◆ Assignment:
Please reproduce all of the entries exactly, without omitting any.

::::

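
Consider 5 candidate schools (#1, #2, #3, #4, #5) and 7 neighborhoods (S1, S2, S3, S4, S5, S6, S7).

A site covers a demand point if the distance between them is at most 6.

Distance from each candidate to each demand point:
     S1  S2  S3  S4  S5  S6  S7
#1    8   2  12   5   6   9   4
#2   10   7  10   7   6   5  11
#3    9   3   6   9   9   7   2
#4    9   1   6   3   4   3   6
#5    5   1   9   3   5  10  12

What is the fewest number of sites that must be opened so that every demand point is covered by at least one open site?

Coverage sets (demand points within 6 of each site):
  #1: {S2, S4, S5, S7}
  #2: {S5, S6}
  #3: {S2, S3, S7}
  #4: {S2, S3, S4, S5, S6, S7}
  #5: {S1, S2, S4, S5}
No single site covers all 7 demand points.
But {#4, #5} covers everything, so the minimum is 2.

2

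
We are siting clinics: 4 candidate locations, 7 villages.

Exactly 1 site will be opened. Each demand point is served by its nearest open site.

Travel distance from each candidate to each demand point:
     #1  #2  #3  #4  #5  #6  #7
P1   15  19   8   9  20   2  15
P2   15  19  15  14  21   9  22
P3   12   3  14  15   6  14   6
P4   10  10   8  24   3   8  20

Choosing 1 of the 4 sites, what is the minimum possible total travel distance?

Open {P3}.
  #1→P3 12, #2→P3 3, #3→P3 14, #4→P3 15, #5→P3 6, #6→P3 14, #7→P3 6  ⇒ total 70.
Compare {P4}: total 83.
Compare {P1}: total 88.
No size-1 selection does better; minimum is 70.

70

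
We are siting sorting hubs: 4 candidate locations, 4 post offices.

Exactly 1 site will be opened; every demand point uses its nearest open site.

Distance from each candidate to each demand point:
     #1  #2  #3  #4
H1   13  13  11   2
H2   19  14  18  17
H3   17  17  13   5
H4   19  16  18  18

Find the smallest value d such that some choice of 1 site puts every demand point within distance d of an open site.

Open {H1}.
  Farthest demand point is #1 at distance 13 (to H1); all others are ≤ 13.
With {H3} the worst case is 17.
With {H2} the worst case is 19.
No size-1 selection achieves below 13.

13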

::::

◆ Task solution:
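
Consider 5 candidate schools (#1, #2, #3, #4, #5) and 7 neighborhoods (S1, S2, S3, S4, S5, S6, S7).

A site covers a demand point if the distance between them is at most 6.

Distance from each candidate to each demand point:
     S1  S2  S3  S4  S5  S6  S7
#1    8   2  12   5   6   9   4
#2   10   7  10   7   6   5  11
#3    9   3   6   9   9   7   2
#4    9   1   6   3   4   3   6
#5    5   1   9   3   5  10  12

What is the fewest number of sites that must be opened so that every demand point is covered by at least one open site?

Coverage sets (demand points within 6 of each site):
  #1: {S2, S4, S5, S7}
  #2: {S5, S6}
  #3: {S2, S3, S7}
  #4: {S2, S3, S4, S5, S6, S7}
  #5: {S1, S2, S4, S5}
No single site covers all 7 demand points.
But {#4, #5} covers everything, so the minimum is 2.

2

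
We are siting clinics: 4 candidate locations, 7 villages.

Exactly 1 site will be opened. Each demand point is served by its nearest open site.

Travel distance from each candidate to each demand point:
     #1  #2  #3  #4  #5  #6  #7
P1   15  19   8   9  20   2  15
P2   15  19  15  14  21   9  22
P3   12   3  14  15   6  14   6
P4   10  10   8  24   3   8  20

Choosing 1 of the 4 sites, what is the minimum possible total travel distance?

Open {P3}.
  #1→P3 12, #2→P3 3, #3→P3 14, #4→P3 15, #5→P3 6, #6→P3 14, #7→P3 6  ⇒ total 70.
Compare {P4}: total 83.
Compare {P1}: total 88.
No size-1 selection does better; minimum is 70.

70

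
We are siting sorting hubs: 4 candidate locations, 4 post offices.

Exactly 1 site will be opened; every demand point uses its nearest open site.

Distance from each candidate to each demand point:
     #1  #2  #3  #4
H1   13  13  11   2
H2   19  14  18  17
H3   17  17  13   5
H4   19  16  18  18

Find the smallest value d such that some choice of 1 site puts every demand point within distance d of an open site.

Open {H1}.
  Farthest demand point is #1 at distance 13 (to H1); all others are ≤ 13.
With {H3} the worst case is 17.
With {H2} the worst case is 19.
No size-1 selection achieves below 13.

13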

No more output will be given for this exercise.